DATA FOR THIS EXERCISE ▸
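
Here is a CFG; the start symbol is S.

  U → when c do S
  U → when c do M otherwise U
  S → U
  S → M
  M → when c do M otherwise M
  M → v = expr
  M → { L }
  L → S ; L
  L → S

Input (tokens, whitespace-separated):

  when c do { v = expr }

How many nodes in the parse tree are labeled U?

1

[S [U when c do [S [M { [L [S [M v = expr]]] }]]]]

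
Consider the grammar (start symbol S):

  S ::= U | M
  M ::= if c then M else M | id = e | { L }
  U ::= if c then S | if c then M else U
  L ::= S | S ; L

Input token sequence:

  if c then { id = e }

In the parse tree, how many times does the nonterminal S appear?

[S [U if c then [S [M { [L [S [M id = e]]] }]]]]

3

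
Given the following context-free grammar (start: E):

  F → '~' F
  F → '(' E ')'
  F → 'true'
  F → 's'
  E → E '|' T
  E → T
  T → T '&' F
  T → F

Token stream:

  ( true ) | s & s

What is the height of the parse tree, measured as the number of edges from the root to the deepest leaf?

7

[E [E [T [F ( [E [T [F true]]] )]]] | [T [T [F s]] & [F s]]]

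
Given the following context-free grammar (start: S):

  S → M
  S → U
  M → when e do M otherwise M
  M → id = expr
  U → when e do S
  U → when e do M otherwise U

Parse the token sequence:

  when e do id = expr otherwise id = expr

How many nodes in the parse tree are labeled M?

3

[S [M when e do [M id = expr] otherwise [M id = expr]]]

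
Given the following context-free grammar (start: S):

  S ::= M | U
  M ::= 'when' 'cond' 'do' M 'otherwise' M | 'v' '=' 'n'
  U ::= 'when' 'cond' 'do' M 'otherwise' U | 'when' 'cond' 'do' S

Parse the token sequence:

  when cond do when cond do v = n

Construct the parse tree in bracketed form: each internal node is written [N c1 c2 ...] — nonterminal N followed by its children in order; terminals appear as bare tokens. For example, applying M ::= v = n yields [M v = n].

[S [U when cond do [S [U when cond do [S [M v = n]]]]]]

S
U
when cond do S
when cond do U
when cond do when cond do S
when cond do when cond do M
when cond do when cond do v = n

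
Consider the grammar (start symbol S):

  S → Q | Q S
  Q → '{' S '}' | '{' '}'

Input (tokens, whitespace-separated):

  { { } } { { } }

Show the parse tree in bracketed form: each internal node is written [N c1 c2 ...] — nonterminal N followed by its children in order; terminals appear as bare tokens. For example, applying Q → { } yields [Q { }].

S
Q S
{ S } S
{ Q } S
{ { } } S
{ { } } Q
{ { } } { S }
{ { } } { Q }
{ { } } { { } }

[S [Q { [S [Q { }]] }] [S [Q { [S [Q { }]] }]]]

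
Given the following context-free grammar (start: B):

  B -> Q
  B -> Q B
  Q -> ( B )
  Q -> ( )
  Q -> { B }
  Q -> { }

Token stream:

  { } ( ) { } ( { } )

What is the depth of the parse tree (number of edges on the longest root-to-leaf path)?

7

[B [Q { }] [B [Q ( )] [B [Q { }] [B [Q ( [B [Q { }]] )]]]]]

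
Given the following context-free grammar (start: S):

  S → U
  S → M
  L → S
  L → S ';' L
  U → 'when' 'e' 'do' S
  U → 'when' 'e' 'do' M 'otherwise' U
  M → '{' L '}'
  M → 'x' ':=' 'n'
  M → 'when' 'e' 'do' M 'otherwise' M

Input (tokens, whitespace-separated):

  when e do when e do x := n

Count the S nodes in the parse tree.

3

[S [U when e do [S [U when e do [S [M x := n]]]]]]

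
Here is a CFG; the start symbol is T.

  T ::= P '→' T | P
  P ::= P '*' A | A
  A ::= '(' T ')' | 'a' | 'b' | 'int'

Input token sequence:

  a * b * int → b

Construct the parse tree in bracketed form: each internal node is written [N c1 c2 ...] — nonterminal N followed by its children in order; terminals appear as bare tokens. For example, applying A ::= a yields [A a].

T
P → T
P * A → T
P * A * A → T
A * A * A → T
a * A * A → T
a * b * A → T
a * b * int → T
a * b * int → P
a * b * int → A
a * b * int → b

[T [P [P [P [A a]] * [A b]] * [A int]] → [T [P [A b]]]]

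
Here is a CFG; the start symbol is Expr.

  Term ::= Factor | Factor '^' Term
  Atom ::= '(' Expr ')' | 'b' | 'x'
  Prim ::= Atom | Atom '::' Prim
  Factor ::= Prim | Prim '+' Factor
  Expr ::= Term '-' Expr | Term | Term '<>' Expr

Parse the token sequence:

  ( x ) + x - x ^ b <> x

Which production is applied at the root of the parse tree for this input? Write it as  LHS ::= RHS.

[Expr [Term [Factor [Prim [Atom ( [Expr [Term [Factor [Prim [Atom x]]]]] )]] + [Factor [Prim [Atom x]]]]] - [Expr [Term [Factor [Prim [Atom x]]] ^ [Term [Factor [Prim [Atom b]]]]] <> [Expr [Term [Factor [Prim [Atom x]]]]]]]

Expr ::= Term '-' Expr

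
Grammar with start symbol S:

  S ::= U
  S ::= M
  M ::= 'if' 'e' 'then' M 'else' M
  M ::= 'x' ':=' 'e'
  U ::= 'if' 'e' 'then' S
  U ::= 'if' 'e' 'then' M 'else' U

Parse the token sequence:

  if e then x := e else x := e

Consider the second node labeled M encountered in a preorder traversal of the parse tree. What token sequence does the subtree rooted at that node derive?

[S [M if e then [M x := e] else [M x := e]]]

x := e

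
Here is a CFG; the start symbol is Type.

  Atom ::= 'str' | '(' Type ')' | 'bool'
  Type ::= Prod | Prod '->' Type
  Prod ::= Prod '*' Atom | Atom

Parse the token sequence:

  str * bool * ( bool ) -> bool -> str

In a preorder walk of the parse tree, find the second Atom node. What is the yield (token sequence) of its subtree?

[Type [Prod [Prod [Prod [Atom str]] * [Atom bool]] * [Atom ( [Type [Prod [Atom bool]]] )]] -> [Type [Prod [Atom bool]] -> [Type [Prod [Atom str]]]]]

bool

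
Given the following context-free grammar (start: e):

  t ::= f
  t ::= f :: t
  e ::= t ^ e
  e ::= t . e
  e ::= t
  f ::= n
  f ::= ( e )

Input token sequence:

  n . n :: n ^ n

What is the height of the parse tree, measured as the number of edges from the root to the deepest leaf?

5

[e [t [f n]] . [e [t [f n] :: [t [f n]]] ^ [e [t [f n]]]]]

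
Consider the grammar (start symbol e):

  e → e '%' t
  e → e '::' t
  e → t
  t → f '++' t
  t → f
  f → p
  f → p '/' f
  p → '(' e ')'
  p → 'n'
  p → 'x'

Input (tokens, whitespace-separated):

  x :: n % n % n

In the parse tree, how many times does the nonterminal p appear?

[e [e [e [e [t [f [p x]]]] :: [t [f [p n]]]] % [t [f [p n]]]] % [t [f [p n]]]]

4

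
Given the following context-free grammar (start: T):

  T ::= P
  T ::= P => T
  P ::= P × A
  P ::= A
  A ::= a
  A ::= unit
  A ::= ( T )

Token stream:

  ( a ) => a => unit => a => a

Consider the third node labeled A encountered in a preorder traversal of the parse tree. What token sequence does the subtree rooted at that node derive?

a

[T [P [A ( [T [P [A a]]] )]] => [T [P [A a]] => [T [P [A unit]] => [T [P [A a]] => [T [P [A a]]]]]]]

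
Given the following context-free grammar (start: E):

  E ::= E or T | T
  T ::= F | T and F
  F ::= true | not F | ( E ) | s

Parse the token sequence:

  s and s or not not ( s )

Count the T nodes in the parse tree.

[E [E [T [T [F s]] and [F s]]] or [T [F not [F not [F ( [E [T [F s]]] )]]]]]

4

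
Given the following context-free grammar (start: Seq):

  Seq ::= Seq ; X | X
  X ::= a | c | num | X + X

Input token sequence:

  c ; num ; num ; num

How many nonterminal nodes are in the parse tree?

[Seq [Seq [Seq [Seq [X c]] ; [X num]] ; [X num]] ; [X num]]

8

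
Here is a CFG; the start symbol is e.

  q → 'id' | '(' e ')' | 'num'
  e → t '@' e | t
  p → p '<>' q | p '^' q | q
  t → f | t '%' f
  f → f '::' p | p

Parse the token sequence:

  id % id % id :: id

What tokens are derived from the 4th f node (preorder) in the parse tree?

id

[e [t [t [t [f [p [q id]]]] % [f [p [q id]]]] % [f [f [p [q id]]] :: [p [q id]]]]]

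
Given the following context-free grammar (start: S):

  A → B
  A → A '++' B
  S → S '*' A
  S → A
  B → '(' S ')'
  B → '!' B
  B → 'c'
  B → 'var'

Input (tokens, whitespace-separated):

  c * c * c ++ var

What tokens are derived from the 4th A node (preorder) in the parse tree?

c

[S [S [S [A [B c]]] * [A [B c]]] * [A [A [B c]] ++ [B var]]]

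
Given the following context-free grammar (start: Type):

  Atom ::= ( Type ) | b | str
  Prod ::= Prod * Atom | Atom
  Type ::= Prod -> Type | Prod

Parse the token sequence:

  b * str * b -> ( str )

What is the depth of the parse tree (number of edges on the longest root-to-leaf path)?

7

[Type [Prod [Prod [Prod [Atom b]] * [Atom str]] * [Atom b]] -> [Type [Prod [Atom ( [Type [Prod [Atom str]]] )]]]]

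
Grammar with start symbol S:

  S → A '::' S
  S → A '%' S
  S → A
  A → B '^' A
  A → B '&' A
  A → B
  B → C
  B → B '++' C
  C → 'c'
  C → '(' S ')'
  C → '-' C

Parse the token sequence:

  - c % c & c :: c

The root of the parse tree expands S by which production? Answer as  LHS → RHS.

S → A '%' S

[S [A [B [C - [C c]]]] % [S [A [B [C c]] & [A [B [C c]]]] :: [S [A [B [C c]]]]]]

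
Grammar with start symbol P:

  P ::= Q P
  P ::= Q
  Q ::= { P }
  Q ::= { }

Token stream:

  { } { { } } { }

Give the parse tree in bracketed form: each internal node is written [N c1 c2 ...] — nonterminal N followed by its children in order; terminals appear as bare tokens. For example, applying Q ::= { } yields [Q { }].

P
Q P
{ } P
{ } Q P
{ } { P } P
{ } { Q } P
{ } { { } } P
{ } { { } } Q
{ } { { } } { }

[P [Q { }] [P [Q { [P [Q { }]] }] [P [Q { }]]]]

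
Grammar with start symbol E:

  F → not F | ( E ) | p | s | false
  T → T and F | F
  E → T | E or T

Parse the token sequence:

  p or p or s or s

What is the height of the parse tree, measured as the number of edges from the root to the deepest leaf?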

==

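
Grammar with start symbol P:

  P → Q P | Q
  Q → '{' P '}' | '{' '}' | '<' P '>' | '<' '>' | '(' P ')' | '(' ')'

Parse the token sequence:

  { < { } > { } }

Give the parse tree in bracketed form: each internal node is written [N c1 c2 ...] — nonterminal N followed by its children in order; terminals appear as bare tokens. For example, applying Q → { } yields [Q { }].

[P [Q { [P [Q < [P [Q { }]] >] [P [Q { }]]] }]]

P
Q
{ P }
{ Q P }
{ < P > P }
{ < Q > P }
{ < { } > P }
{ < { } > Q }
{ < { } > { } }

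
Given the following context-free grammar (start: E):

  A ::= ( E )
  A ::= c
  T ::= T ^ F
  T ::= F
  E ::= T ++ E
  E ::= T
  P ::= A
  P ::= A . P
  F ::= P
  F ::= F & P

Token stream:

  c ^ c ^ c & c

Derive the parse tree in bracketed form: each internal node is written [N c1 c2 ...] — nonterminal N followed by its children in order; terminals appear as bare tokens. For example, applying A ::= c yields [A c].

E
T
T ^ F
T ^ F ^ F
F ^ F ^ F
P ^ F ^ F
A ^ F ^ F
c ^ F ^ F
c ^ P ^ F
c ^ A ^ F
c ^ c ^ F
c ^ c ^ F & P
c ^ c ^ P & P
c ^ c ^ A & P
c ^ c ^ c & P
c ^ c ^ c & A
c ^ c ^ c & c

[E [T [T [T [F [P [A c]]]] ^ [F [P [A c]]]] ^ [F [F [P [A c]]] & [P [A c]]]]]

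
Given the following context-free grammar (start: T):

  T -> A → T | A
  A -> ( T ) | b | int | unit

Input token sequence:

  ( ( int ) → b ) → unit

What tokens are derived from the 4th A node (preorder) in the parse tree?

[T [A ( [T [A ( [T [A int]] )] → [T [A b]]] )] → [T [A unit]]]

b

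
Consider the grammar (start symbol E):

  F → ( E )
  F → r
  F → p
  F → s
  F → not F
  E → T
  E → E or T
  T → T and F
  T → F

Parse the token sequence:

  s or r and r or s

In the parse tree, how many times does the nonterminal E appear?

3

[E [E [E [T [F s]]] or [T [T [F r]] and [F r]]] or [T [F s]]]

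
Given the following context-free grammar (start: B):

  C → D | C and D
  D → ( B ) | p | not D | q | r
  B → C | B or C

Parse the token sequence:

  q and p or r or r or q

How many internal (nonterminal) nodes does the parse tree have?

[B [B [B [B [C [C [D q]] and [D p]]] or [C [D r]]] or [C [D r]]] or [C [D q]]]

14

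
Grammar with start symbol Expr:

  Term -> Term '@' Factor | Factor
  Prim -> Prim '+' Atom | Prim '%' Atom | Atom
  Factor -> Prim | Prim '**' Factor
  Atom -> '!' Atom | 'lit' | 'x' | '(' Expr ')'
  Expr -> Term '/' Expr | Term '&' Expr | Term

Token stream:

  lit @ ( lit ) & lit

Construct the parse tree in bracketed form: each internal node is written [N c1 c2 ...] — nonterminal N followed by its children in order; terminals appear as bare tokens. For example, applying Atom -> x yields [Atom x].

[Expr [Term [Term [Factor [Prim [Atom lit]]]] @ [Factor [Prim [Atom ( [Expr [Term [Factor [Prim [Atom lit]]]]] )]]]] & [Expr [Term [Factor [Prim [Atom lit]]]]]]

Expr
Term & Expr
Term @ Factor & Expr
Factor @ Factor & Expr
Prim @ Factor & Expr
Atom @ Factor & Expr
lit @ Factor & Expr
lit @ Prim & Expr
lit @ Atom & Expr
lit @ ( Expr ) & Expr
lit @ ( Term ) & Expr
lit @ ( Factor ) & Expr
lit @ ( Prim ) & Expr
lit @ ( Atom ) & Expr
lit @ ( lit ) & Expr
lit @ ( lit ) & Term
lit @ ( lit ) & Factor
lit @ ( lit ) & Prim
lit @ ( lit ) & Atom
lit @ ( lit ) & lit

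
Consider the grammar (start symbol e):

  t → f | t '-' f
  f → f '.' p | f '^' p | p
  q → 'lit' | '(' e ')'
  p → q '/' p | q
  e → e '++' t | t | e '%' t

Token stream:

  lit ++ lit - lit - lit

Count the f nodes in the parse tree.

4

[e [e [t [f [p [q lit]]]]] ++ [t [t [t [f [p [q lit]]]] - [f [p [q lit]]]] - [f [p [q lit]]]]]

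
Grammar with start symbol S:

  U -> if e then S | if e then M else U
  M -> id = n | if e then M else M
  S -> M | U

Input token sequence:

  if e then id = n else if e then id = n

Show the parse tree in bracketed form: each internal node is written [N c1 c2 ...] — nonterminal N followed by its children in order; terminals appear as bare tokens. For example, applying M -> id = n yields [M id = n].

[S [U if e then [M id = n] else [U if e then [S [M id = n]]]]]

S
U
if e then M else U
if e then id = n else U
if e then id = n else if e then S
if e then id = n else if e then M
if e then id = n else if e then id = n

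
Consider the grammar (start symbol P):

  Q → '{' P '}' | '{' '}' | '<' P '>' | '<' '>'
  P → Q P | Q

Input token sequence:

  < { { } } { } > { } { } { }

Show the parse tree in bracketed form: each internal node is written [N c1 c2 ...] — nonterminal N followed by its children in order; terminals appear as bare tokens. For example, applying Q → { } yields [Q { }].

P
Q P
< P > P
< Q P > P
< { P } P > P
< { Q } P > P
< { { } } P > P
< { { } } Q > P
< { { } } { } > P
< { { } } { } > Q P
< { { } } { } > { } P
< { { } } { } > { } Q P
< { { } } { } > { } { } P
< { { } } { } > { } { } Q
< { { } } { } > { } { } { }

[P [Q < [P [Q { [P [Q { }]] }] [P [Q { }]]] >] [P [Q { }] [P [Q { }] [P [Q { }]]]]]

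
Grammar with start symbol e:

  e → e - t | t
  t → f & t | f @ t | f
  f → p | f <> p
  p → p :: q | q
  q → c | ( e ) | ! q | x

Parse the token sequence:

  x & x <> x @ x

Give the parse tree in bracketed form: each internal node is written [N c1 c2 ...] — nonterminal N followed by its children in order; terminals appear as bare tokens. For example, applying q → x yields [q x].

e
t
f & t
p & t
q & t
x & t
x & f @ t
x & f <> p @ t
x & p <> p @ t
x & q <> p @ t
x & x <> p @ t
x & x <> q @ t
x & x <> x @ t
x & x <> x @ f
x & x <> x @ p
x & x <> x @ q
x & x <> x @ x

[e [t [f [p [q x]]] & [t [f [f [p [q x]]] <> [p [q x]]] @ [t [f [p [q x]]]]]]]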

* * *

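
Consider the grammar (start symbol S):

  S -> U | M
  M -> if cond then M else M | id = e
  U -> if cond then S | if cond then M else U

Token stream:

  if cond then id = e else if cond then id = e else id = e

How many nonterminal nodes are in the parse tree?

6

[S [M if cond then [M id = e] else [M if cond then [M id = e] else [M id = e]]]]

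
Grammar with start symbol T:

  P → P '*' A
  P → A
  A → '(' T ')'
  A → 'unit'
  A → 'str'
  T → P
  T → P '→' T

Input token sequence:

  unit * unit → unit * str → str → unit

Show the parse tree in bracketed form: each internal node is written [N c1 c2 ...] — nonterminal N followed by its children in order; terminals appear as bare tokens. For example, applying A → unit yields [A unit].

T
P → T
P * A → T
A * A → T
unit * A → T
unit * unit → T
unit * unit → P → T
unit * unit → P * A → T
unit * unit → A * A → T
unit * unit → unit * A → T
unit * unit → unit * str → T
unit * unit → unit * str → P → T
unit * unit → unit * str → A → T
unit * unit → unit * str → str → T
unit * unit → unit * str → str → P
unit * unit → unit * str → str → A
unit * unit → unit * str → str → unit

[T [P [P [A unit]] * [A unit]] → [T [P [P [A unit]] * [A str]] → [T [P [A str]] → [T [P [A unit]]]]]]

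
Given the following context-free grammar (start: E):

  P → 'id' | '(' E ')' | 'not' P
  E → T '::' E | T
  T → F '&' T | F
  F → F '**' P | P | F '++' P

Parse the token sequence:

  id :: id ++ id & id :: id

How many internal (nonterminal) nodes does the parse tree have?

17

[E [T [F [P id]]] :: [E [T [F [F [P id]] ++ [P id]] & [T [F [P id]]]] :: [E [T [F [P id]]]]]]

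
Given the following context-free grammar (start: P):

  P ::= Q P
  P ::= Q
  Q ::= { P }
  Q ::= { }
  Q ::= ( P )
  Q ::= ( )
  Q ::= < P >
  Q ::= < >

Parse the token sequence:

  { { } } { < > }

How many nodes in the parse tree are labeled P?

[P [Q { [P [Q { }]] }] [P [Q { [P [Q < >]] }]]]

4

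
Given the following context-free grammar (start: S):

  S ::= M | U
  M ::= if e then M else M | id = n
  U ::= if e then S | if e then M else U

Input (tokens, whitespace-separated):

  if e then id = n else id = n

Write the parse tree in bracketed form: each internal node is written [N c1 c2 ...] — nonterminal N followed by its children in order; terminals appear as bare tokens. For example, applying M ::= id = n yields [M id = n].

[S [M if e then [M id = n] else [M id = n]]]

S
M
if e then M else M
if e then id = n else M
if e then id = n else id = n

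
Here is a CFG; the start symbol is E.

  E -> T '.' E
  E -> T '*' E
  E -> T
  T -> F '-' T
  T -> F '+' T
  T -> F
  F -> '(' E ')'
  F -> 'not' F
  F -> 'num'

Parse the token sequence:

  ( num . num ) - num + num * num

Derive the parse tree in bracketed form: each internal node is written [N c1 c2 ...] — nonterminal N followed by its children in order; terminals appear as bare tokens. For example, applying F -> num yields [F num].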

DESCRIPTION OF THE TASK ▸ Would you print exactly and only the lines of the material above that run from the line with "M → 'when' 'e' 'do' M 'otherwise' M" through the line with "( x ) + x - x ^ b <> x", both included?

ANSWER BOX ▸
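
  M → 'when' 'e' 'do' M 'otherwise' M

Input (tokens, whitespace-separated):

  when e do when e do x := n

Count the S nodes in the parse tree.

3

[S [U when e do [S [U when e do [S [M x := n]]]]]]

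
Here is a CFG; the start symbol is T.

  T ::= P '→' T | P
  P ::= P '*' A | A
  A ::= '(' T ')' | 'a' | 'b' | 'int'

Input token sequence:

  a * b * int → b

Construct the parse tree in bracketed form: each internal node is written [N c1 c2 ...] — nonterminal N followed by its children in order; terminals appear as bare tokens. For example, applying A ::= a yields [A a].

T
P → T
P * A → T
P * A * A → T
A * A * A → T
a * A * A → T
a * b * A → T
a * b * int → T
a * b * int → P
a * b * int → A
a * b * int → b

[T [P [P [P [A a]] * [A b]] * [A int]] → [T [P [A b]]]]

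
Here is a CFG; the start symbol is Expr.

  Term ::= Factor | Factor '^' Term
  Atom ::= '(' Expr ')' | 'b' | 'x'
  Prim ::= Atom | Atom '::' Prim
  Factor ::= Prim | Prim '+' Factor
  Expr ::= Term '-' Expr | Term | Term '<>' Expr

Parse the token sequence:

  ( x ) + x - x ^ b <> x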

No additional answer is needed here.